# WORK INSTRUCTION
Every record here needs to be duplicated exactly.

(Collected data entries)
=======
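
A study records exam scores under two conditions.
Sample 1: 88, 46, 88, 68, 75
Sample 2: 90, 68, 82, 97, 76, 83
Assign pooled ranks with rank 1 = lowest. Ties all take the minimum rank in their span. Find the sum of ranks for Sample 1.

23

Sorted (ascending): 46, 68, 68, 75, 76, 82, 83, 88, 88, 90, 97
The 2 values of 68 occupy positions 2–3 → each gets rank 2.
The 2 values of 88 occupy positions 8–9 → each gets rank 8.
Sample 1 values → pooled ranks: 88→8, 46→1, 88→8, 68→2, 75→4
Rank sum = 8 + 1 + 8 + 2 + 4 = 23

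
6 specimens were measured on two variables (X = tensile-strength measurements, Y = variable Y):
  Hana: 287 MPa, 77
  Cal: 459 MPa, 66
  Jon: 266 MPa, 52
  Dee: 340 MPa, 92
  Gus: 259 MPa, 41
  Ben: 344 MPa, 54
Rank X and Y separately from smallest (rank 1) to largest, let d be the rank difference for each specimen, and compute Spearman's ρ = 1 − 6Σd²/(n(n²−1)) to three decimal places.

Ranks of variable 1: 3, 6, 2, 4, 1, 5
Ranks of variable 2: 5, 4, 2, 6, 1, 3
d = r₁ − r₂: -2, 2, 0, -2, 0, 2
d²: 4, 4, 0, 4, 0, 4; Σd² = 16
ρ = 1 − 6·16/(6·35) = 1 − 96/210 = 0.543

0.543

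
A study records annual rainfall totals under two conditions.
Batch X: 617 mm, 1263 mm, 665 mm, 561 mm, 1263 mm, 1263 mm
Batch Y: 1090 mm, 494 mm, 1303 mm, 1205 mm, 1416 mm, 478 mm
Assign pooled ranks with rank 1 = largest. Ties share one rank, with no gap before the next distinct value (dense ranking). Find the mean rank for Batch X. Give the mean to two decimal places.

5.00

Sorted (descending): 1416, 1303, 1263, 1263, 1263, 1205, 1090, 665, 617, 561, 494, 478
The 3 values of 1263 share dense rank 3.
Remaining distinct values take the next consecutive integers.
Batch X values → pooled ranks: 617→7, 1263→3, 665→6, 561→8, 1263→3, 1263→3
Mean rank = (7 + 3 + 6 + 8 + 3 + 3) / 6 = 5.00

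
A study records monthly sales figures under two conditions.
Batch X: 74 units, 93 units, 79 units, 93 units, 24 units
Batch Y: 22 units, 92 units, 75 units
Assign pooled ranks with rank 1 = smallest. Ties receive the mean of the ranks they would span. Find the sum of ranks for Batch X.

Sorted (ascending): 22, 24, 74, 75, 79, 92, 93, 93
The 2 values of 93 occupy positions 7–8 → average rank (7+8)/2 = 7.5.
Batch X values → pooled ranks: 74→3, 93→7.5, 79→5, 93→7.5, 24→2
Rank sum = 3 + 7.5 + 5 + 7.5 + 2 = 25

25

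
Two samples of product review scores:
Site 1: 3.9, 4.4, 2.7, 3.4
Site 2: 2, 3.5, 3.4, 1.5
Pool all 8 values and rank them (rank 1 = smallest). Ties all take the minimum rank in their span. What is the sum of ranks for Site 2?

13

Sorted (ascending): 1.5, 2, 2.7, 3.4, 3.4, 3.5, 3.9, 4.4
The 2 values of 3.4 occupy positions 4–5 → each gets rank 4.
Site 2 values → pooled ranks: 2→2, 3.5→6, 3.4→4, 1.5→1
Rank sum = 2 + 6 + 4 + 1 = 13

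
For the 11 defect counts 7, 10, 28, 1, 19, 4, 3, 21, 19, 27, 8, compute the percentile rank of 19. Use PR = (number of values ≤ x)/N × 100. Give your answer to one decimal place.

N = 11.
Strictly below 19: 6. Equal to 19: 2.
PR = 8/11 × 100 = 72.7

72.7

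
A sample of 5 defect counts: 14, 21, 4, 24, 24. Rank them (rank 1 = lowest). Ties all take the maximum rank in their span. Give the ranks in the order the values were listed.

2, 3, 1, 5, 5

Sorted (ascending): 4, 14, 21, 24, 24
The 2 values of 24 occupy positions 4–5 → each gets rank 5.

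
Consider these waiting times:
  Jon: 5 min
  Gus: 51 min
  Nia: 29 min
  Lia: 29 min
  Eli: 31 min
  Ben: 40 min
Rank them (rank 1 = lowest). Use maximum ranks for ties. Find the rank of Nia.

Sorted (ascending): 5, 29, 29, 31, 40, 51
The 2 values of 29 occupy positions 2–3 → each gets rank 3.
Nia has value 29 min → rank 3.

3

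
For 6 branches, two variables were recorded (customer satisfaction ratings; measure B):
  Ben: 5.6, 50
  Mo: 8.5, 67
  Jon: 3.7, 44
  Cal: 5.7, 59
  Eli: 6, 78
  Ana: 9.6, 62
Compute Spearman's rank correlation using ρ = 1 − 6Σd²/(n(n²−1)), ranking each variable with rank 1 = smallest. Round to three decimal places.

0.771

Ranks of variable 1: 2, 5, 1, 3, 4, 6
Ranks of variable 2: 2, 5, 1, 3, 6, 4
d = r₁ − r₂: 0, 0, 0, 0, -2, 2
d²: 0, 0, 0, 0, 4, 4; Σd² = 8
ρ = 1 − 6·8/(6·35) = 1 − 48/210 = 0.771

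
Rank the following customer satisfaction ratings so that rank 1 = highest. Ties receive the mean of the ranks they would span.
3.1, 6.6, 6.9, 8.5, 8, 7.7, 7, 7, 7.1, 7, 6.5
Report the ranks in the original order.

11, 9, 8, 1, 2, 3, 6, 6, 4, 6, 10

Sorted (descending): 8.5, 8, 7.7, 7.1, 7, 7, 7, 6.9, 6.6, 6.5, 3.1
The 3 values of 7 occupy positions 5–7 → average rank 6.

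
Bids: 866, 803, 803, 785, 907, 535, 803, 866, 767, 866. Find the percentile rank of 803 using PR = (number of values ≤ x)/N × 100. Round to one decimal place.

N = 10.
Strictly below 803: 3. Equal to 803: 3.
PR = 6/10 × 100 = 60.0

60.0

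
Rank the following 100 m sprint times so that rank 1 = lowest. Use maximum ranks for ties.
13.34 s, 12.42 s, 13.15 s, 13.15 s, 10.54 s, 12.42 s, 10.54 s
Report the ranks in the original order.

7, 4, 6, 6, 2, 4, 2

Sorted (ascending): 10.54, 10.54, 12.42, 12.42, 13.15, 13.15, 13.34
The 2 values of 10.54 occupy positions 1–2 → each gets rank 2.
The 2 values of 12.42 occupy positions 3–4 → each gets rank 4.
The 2 values of 13.15 occupy positions 5–6 → each gets rank 6.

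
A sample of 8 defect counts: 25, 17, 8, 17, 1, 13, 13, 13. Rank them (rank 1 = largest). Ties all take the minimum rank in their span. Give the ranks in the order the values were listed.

Sorted (descending): 25, 17, 17, 13, 13, 13, 8, 1
The 2 values of 17 occupy positions 2–3 → each gets rank 2.
The 3 values of 13 occupy positions 4–6 → each gets rank 4.

1, 2, 7, 2, 8, 4, 4, 4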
=======
# REPLY TO THE TASK
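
A study records exam scores under two conditions.
Sample 1: 88, 46, 88, 68, 75
Sample 2: 90, 68, 82, 97, 76, 83
Assign pooled ranks with rank 1 = lowest. Ties all take the minimum rank in their span. Find the sum of ranks for Sample 1.

23

Sorted (ascending): 46, 68, 68, 75, 76, 82, 83, 88, 88, 90, 97
The 2 values of 68 occupy positions 2–3 → each gets rank 2.
The 2 values of 88 occupy positions 8–9 → each gets rank 8.
Sample 1 values → pooled ranks: 88→8, 46→1, 88→8, 68→2, 75→4
Rank sum = 8 + 1 + 8 + 2 + 4 = 23

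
6 specimens were measured on two variables (X = tensile-strength measurements, Y = variable Y):
  Hana: 287 MPa, 77
  Cal: 459 MPa, 66
  Jon: 266 MPa, 52
  Dee: 340 MPa, 92
  Gus: 259 MPa, 41
  Ben: 344 MPa, 54
Rank X and Y separately from smallest (rank 1) to largest, let d be the rank difference for each specimen, and compute Spearman's ρ = 1 − 6Σd²/(n(n²−1)) to three decimal places.

Ranks of variable 1: 3, 6, 2, 4, 1, 5
Ranks of variable 2: 5, 4, 2, 6, 1, 3
d = r₁ − r₂: -2, 2, 0, -2, 0, 2
d²: 4, 4, 0, 4, 0, 4; Σd² = 16
ρ = 1 − 6·16/(6·35) = 1 − 96/210 = 0.543

0.543

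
A study records annual rainfall totals under two conditions.
Batch X: 617 mm, 1263 mm, 665 mm, 561 mm, 1263 mm, 1263 mm
Batch Y: 1090 mm, 494 mm, 1303 mm, 1205 mm, 1416 mm, 478 mm
Assign pooled ranks with rank 1 = largest. Ties share one rank, with no gap before the next distinct value (dense ranking). Find the mean rank for Batch X. Give the mean to two decimal places.

5.00

Sorted (descending): 1416, 1303, 1263, 1263, 1263, 1205, 1090, 665, 617, 561, 494, 478
The 3 values of 1263 share dense rank 3.
Remaining distinct values take the next consecutive integers.
Batch X values → pooled ranks: 617→7, 1263→3, 665→6, 561→8, 1263→3, 1263→3
Mean rank = (7 + 3 + 6 + 8 + 3 + 3) / 6 = 5.00

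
A study records monthly sales figures under two conditions.
Batch X: 74 units, 93 units, 79 units, 93 units, 24 units
Batch Y: 22 units, 92 units, 75 units
Assign pooled ranks with rank 1 = smallest. Ties receive the mean of the ranks they would span. Find the sum of ranks for Batch X.

Sorted (ascending): 22, 24, 74, 75, 79, 92, 93, 93
The 2 values of 93 occupy positions 7–8 → average rank (7+8)/2 = 7.5.
Batch X values → pooled ranks: 74→3, 93→7.5, 79→5, 93→7.5, 24→2
Rank sum = 3 + 7.5 + 5 + 7.5 + 2 = 25

25

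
Two samples of product review scores:
Site 1: 3.9, 4.4, 2.7, 3.4
Site 2: 2, 3.5, 3.4, 1.5
Pool all 8 values and rank them (rank 1 = smallest). Ties all take the minimum rank in their span. What is the sum of ranks for Site 2?

13

Sorted (ascending): 1.5, 2, 2.7, 3.4, 3.4, 3.5, 3.9, 4.4
The 2 values of 3.4 occupy positions 4–5 → each gets rank 4.
Site 2 values → pooled ranks: 2→2, 3.5→6, 3.4→4, 1.5→1
Rank sum = 2 + 6 + 4 + 1 = 13

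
For the 11 defect counts 7, 10, 28, 1, 19, 4, 3, 21, 19, 27, 8, compute the percentile rank of 19. Use PR = (number of values ≤ x)/N × 100. Give your answer to one decimal place.

N = 11.
Strictly below 19: 6. Equal to 19: 2.
PR = 8/11 × 100 = 72.7

72.7

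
A sample of 5 defect counts: 14, 21, 4, 24, 24. Rank them (rank 1 = lowest). Ties all take the maximum rank in their span. Give the ranks in the order the values were listed.

2, 3, 1, 5, 5

Sorted (ascending): 4, 14, 21, 24, 24
The 2 values of 24 occupy positions 4–5 → each gets rank 5.

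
Consider these waiting times:
  Jon: 5 min
  Gus: 51 min
  Nia: 29 min
  Lia: 29 min
  Eli: 31 min
  Ben: 40 min
Rank them (rank 1 = lowest). Use maximum ranks for ties. Find the rank of Nia.

Sorted (ascending): 5, 29, 29, 31, 40, 51
The 2 values of 29 occupy positions 2–3 → each gets rank 3.
Nia has value 29 min → rank 3.

3

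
For 6 branches, two variables were recorded (customer satisfaction ratings; measure B):
  Ben: 5.6, 50
  Mo: 8.5, 67
  Jon: 3.7, 44
  Cal: 5.7, 59
  Eli: 6, 78
  Ana: 9.6, 62
Compute Spearman's rank correlation using ρ = 1 − 6Σd²/(n(n²−1)), ranking each variable with rank 1 = smallest. Round to three decimal places.

0.771

Ranks of variable 1: 2, 5, 1, 3, 4, 6
Ranks of variable 2: 2, 5, 1, 3, 6, 4
d = r₁ − r₂: 0, 0, 0, 0, -2, 2
d²: 0, 0, 0, 0, 4, 4; Σd² = 8
ρ = 1 − 6·8/(6·35) = 1 − 48/210 = 0.771

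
Rank the following customer satisfaction ratings so that rank 1 = highest. Ties receive the mean of the ranks they would span.
3.1, 6.6, 6.9, 8.5, 8, 7.7, 7, 7, 7.1, 7, 6.5
Report the ranks in the original order.

11, 9, 8, 1, 2, 3, 6, 6, 4, 6, 10

Sorted (descending): 8.5, 8, 7.7, 7.1, 7, 7, 7, 6.9, 6.6, 6.5, 3.1
The 3 values of 7 occupy positions 5–7 → average rank 6.

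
Bids: 866, 803, 803, 785, 907, 535, 803, 866, 767, 866. Find the percentile rank of 803 using PR = (number of values ≤ x)/N × 100. Round to one decimal place.

N = 10.
Strictly below 803: 3. Equal to 803: 3.
PR = 6/10 × 100 = 60.0

60.0

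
Rank the following 100 m sprint times so that rank 1 = lowest. Use maximum ranks for ties.
13.34 s, 12.42 s, 13.15 s, 13.15 s, 10.54 s, 12.42 s, 10.54 s
Report the ranks in the original order.

7, 4, 6, 6, 2, 4, 2

Sorted (ascending): 10.54, 10.54, 12.42, 12.42, 13.15, 13.15, 13.34
The 2 values of 10.54 occupy positions 1–2 → each gets rank 2.
The 2 values of 12.42 occupy positions 3–4 → each gets rank 4.
The 2 values of 13.15 occupy positions 5–6 → each gets rank 6.

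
A sample of 8 defect counts: 25, 17, 8, 17, 1, 13, 13, 13. Rank them (rank 1 = largest). Ties all take the minimum rank in their span. Give the ranks in the order the values were listed.

Sorted (descending): 25, 17, 17, 13, 13, 13, 8, 1
The 2 values of 17 occupy positions 2–3 → each gets rank 2.
The 3 values of 13 occupy positions 4–6 → each gets rank 4.

1, 2, 7, 2, 8, 4, 4, 4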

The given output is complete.